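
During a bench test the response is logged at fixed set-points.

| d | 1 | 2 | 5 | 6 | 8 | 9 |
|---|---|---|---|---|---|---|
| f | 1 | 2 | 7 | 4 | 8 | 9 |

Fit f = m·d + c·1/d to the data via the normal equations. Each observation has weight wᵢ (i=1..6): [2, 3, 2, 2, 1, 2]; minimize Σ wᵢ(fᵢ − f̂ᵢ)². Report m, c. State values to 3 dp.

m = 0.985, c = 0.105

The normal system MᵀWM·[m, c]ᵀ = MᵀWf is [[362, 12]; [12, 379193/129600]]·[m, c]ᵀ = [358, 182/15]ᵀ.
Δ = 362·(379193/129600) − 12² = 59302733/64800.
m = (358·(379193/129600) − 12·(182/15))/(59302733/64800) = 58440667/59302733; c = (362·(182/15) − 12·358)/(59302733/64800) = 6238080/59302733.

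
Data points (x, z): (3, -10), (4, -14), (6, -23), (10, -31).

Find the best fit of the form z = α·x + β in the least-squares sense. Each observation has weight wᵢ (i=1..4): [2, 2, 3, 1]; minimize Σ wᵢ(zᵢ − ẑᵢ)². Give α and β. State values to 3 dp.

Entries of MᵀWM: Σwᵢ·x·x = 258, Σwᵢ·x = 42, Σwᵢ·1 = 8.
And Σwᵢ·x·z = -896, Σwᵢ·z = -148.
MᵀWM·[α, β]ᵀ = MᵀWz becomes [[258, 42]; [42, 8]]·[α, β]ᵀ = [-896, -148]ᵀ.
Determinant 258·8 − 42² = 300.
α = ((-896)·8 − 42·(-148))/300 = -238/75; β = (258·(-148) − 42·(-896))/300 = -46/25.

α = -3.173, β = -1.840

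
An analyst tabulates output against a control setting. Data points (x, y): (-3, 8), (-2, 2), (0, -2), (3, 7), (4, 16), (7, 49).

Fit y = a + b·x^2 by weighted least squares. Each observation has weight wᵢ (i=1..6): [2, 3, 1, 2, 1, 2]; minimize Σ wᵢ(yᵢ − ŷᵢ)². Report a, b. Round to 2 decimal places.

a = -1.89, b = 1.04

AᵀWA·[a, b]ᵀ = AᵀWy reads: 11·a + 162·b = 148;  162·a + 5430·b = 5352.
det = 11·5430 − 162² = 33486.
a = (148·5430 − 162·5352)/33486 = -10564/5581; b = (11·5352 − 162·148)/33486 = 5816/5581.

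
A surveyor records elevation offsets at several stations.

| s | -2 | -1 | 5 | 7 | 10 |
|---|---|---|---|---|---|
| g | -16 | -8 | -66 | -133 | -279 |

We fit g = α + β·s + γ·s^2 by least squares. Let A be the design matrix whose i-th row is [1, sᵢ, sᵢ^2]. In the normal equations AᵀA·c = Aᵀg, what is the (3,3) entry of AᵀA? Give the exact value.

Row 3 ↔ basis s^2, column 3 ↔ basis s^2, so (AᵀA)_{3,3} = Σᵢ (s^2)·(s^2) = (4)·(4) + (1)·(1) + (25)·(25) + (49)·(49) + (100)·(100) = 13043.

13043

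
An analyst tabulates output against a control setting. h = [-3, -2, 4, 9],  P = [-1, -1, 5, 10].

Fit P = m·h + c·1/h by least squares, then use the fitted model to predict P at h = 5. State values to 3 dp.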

---

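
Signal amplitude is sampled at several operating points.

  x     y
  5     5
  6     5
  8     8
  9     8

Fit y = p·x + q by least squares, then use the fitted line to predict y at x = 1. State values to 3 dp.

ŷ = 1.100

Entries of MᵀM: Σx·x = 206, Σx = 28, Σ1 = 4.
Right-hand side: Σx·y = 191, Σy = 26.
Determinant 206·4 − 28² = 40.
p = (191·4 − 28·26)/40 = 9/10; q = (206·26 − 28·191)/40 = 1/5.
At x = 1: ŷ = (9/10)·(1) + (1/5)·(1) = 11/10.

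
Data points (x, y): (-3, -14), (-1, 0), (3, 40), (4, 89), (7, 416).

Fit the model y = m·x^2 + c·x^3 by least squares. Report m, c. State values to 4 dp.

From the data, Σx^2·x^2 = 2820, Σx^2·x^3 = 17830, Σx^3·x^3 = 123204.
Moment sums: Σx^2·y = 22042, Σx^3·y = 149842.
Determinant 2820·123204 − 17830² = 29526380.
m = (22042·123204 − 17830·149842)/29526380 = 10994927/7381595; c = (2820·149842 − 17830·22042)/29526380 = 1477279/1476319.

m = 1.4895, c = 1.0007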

* * *

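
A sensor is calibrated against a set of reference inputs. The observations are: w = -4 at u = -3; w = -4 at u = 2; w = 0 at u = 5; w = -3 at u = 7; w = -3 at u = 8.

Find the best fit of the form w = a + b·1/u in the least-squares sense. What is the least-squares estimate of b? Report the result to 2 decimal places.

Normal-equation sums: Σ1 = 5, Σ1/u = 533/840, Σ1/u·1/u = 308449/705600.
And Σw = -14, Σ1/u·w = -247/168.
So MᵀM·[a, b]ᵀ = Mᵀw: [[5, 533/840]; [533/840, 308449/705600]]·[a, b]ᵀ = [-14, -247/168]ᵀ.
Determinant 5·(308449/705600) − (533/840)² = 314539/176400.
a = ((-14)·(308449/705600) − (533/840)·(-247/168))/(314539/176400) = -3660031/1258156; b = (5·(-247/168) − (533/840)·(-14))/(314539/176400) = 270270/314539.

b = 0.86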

Directions for this task: Search the material above for "points". Pull out each line where it shows up.

Exercise result:
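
During a bench test the response is logged at fixed set-points.
Data points (x, z): (3, -10), (4, -14), (6, -23), (10, -31).
An analyst tabulates output against a control setting. Data points (x, y): (-3, 8), (-2, 2), (0, -2), (3, 7), (4, 16), (7, 49).
Signal amplitude is sampled at several operating points.
Data points (x, y): (-3, -14), (-1, 0), (3, 40), (4, 89), (7, 416).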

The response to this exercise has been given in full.